> Exercise brief
Given the material below, repeat exactly the lines from the one containing "Reactions recorded: lysine" through the final line, and nothing else.
── Extracted information ──
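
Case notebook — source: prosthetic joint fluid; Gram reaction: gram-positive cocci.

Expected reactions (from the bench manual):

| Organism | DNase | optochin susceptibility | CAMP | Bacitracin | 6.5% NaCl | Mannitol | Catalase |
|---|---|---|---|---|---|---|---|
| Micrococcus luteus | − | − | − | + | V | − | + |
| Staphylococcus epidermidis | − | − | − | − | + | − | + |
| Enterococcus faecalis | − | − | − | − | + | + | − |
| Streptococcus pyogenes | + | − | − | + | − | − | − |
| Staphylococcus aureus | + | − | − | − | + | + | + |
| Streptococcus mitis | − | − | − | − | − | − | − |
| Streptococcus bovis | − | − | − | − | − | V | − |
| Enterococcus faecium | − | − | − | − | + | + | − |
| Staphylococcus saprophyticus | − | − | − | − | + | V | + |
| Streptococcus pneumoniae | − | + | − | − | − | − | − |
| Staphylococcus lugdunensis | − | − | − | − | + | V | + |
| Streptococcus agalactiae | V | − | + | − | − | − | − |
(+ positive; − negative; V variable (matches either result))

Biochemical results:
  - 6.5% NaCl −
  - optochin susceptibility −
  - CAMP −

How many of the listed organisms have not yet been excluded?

4

optochin susceptibility −: excludes Streptococcus pneumoniae — 11 left.
CAMP −: excludes Streptococcus agalactiae — 10 left.
6.5% NaCl −: excludes 6 organisms — 4 left.
Still consistent: Micrococcus luteus, Streptococcus bovis, Streptococcus mitis, Streptococcus pyogenes.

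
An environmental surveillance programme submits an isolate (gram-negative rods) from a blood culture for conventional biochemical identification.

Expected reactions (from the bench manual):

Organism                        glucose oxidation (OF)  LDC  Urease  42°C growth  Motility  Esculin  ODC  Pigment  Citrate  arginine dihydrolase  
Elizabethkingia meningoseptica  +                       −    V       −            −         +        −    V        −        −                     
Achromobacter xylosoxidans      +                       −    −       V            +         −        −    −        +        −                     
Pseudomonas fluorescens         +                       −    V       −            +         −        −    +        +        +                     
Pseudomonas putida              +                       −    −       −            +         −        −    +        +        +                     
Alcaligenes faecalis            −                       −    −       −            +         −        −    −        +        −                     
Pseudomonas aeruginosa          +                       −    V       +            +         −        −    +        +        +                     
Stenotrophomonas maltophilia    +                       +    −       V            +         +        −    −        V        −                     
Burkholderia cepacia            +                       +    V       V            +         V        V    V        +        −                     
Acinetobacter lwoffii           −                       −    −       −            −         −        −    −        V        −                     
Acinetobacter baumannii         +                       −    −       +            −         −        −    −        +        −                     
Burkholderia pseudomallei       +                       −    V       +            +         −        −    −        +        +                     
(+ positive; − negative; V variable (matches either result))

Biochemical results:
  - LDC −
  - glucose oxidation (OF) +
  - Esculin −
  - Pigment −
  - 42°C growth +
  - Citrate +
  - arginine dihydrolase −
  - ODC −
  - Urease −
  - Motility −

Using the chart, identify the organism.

Acinetobacter baumannii

Motility −: excludes 8 organisms — 3 left.
42°C growth +: excludes Elizabethkingia meningoseptica, Acinetobacter lwoffii — 1 left.
arginine dihydrolase −: the one remaining candidate is consistent.
Pigment −: the one remaining candidate is consistent.
LDC −: the one remaining candidate is consistent.
Citrate +: the one remaining candidate is consistent.
Urease −: the one remaining candidate is consistent.
Esculin −: the one remaining candidate is consistent.
ODC −: the one remaining candidate is consistent.
glucose oxidation (OF) +: the one remaining candidate is consistent.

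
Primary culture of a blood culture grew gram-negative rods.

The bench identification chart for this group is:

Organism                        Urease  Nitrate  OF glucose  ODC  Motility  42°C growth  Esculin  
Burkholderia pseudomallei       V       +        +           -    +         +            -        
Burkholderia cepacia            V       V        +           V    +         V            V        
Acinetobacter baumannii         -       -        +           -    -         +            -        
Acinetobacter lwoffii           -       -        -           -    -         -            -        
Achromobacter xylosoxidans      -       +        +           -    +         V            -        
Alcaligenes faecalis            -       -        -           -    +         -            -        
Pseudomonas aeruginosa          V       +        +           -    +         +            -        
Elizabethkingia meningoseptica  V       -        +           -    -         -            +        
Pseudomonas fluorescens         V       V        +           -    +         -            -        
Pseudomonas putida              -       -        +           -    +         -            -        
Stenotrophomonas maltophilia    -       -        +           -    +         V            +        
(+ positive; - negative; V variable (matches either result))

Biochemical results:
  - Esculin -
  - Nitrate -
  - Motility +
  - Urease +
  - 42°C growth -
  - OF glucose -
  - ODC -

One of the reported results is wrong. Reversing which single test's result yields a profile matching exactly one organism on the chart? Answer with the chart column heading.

Urease

As reported, no row in the chart matches all 7 reactions.
Reversing Esculin → still no organism matches.
Reversing Nitrate → still no organism matches.
Reversing Urease (to -) → unique match: Alcaligenes faecalis.
Reversing Motility → still no organism matches.
Reversing 42°C growth → still no organism matches.
Reversing ODC → still no organism matches.
Reversing OF glucose → 2 organisms match (not unique).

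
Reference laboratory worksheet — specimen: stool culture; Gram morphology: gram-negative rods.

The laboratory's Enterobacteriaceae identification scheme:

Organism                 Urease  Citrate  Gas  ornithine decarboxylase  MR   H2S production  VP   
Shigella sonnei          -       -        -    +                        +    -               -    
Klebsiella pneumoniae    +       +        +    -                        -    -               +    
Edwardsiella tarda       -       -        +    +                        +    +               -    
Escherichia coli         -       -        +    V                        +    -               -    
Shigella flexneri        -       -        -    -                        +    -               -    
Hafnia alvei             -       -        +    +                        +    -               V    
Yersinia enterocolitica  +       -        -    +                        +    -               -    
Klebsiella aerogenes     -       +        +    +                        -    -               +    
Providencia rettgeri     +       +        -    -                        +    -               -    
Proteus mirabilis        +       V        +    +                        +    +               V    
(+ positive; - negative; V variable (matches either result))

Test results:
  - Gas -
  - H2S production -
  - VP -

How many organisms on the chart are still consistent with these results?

4

Gas -: excludes 6 organisms — 4 left.
VP -: all 4 remaining candidates are consistent.
H2S production -: all 4 remaining candidates are consistent.
Still consistent: Providencia rettgeri, Shigella flexneri, Shigella sonnei, Yersinia enterocolitica.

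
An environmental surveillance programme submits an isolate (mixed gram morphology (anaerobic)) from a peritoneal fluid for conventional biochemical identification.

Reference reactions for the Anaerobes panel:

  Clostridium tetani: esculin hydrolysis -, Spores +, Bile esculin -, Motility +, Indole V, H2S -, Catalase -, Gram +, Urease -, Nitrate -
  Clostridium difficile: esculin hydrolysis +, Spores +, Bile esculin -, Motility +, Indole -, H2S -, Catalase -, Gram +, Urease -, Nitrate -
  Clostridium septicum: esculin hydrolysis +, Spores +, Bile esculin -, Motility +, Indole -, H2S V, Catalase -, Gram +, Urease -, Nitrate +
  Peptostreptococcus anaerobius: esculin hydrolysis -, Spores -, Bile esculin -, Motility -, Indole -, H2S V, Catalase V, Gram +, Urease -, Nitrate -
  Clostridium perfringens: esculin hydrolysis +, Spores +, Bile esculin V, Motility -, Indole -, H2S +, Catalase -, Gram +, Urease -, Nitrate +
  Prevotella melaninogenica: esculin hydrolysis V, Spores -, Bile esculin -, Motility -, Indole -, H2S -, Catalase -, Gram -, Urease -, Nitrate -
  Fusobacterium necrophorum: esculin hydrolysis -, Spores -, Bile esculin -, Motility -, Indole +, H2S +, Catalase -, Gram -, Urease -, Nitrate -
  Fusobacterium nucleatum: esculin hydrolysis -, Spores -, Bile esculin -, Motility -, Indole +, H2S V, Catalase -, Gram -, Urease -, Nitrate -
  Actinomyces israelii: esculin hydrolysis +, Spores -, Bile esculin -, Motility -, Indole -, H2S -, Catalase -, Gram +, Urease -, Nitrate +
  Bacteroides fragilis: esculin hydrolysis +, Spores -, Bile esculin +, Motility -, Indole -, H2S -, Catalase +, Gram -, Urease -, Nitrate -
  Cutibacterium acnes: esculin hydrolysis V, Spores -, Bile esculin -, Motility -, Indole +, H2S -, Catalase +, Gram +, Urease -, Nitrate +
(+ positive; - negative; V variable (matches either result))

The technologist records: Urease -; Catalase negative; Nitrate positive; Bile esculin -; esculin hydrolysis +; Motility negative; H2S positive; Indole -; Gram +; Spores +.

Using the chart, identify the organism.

Bile esculin -: excludes Bacteroides fragilis — 10 left.
Gram +: excludes Prevotella melaninogenica, Fusobacterium necrophorum, Fusobacterium nucleatum — 7 left.
Indole -: excludes Cutibacterium acnes — 6 left.
Spores +: excludes Peptostreptococcus anaerobius, Actinomyces israelii — 4 left.
H2S +: excludes Clostridium tetani, Clostridium difficile — 2 left.
Motility -: excludes Clostridium septicum — 1 left.
Nitrate +: the one remaining candidate is consistent.
Catalase -: the one remaining candidate is consistent.
Urease -: the one remaining candidate is consistent.
esculin hydrolysis +: the one remaining candidate is consistent.

Clostridium perfringens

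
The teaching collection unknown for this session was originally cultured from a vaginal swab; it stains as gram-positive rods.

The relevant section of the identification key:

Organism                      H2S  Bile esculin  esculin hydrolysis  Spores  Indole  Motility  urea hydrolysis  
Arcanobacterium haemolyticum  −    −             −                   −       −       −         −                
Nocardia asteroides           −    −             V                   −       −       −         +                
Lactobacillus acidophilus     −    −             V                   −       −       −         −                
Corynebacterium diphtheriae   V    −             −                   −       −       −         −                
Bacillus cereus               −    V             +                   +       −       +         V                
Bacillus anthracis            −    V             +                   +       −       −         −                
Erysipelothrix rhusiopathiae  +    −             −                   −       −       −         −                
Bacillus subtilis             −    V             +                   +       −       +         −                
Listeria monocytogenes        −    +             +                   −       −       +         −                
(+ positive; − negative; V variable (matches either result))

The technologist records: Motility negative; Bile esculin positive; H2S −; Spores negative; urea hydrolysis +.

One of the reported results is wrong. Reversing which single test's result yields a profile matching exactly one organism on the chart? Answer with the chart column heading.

Bile esculin

As reported, no row in the chart matches all 5 reactions.
Reversing H2S → still no organism matches.
Reversing Spores → still no organism matches.
Reversing Motility → still no organism matches.
Reversing Bile esculin (to −) → unique match: Nocardia asteroides.
Reversing urea hydrolysis → still no organism matches.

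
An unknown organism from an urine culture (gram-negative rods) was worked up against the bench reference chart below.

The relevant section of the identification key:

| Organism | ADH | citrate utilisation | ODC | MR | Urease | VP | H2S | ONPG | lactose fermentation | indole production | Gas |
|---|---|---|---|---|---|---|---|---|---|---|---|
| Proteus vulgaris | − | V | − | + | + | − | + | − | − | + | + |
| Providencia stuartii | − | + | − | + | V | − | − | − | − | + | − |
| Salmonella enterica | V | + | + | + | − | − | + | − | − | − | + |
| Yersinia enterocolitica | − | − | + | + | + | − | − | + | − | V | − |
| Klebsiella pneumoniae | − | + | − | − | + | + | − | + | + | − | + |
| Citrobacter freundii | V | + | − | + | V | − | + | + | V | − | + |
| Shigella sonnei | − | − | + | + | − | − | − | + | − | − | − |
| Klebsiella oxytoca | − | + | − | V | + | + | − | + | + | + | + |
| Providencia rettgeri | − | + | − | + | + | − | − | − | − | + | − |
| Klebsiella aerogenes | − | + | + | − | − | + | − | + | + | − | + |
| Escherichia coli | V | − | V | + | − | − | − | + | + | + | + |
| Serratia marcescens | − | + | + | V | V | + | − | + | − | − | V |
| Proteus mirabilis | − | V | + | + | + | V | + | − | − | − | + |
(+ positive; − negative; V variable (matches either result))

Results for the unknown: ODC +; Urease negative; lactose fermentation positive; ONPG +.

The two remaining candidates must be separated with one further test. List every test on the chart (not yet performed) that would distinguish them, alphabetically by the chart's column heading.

Urease −: excludes 6 organisms — 7 left.
ONPG +: excludes Providencia stuartii, Salmonella enterica — 5 left.
ODC +: excludes Citrobacter freundii — 4 left.
lactose fermentation +: excludes Shigella sonnei, Serratia marcescens — 2 left.
Two candidates remain: Escherichia coli and Klebsiella aerogenes.
  ADH: V vs − — variable for at least one, does not separate.
  citrate utilisation: Escherichia coli −, Klebsiella aerogenes + — discriminates.
  MR: Escherichia coli +, Klebsiella aerogenes − — discriminates.
  VP: Escherichia coli −, Klebsiella aerogenes + — discriminates.
  H2S: − vs − — same for both, does not separate.
  indole production: Escherichia coli +, Klebsiella aerogenes − — discriminates.
  Gas: + vs + — same for both, does not separate.

citrate utilisation, indole production, MR, VP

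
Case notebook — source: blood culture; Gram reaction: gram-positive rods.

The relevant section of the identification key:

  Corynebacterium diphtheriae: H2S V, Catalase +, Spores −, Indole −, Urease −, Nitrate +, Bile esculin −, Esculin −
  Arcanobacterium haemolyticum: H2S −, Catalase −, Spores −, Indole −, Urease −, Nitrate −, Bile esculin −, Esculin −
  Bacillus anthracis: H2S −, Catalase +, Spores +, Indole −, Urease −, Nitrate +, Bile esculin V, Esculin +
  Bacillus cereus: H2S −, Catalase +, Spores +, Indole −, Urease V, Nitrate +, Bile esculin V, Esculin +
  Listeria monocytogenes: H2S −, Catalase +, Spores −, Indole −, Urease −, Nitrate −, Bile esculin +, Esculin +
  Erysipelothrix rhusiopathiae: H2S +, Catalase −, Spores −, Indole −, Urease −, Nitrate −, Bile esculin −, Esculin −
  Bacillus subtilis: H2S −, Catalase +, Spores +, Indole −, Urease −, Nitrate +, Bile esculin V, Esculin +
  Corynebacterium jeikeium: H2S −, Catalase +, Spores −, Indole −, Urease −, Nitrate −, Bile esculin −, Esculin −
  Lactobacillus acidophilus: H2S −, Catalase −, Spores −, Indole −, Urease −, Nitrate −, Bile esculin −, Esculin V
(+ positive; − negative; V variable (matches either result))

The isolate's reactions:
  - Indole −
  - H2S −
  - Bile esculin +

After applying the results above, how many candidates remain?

4

H2S −: excludes Erysipelothrix rhusiopathiae — 8 left.
Indole −: all 8 remaining candidates are consistent.
Bile esculin +: excludes Corynebacterium diphtheriae, Arcanobacterium haemolyticum, Corynebacterium jeikeium, Lactobacillus acidophilus — 4 left.
Still consistent: Bacillus anthracis, Bacillus cereus, Bacillus subtilis, Listeria monocytogenes.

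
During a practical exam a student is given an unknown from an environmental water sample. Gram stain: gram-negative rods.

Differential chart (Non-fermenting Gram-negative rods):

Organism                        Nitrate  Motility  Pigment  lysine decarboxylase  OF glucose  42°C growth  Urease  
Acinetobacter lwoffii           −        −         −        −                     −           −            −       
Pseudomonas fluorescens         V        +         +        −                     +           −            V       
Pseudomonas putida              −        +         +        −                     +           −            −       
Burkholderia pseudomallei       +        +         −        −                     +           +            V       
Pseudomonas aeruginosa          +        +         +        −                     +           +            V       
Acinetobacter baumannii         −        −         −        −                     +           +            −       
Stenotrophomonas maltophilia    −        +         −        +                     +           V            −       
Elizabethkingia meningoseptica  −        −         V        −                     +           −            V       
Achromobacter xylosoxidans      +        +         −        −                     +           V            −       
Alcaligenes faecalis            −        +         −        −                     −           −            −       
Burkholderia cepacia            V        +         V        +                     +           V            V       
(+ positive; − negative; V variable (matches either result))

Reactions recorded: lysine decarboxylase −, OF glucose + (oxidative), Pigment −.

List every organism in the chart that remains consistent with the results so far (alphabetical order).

OF glucose +: excludes Acinetobacter lwoffii, Alcaligenes faecalis — 9 left.
Pigment −: excludes Pseudomonas fluorescens, Pseudomonas putida, Pseudomonas aeruginosa — 6 left.
lysine decarboxylase −: excludes Stenotrophomonas maltophilia, Burkholderia cepacia — 4 left.

Achromobacter xylosoxidans, Acinetobacter baumannii, Burkholderia pseudomallei, Elizabethkingia meningoseptica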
───
> Result of this exercise
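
Reactions recorded: lysine decarboxylase −, OF glucose + (oxidative), Pigment −.

List every organism in the chart that remains consistent with the results so far (alphabetical order).

OF glucose +: excludes Acinetobacter lwoffii, Alcaligenes faecalis — 9 left.
Pigment −: excludes Pseudomonas fluorescens, Pseudomonas putida, Pseudomonas aeruginosa — 6 left.
lysine decarboxylase −: excludes Stenotrophomonas maltophilia, Burkholderia cepacia — 4 left.

Achromobacter xylosoxidans, Acinetobacter baumannii, Burkholderia pseudomallei, Elizabethkingia meningoseptica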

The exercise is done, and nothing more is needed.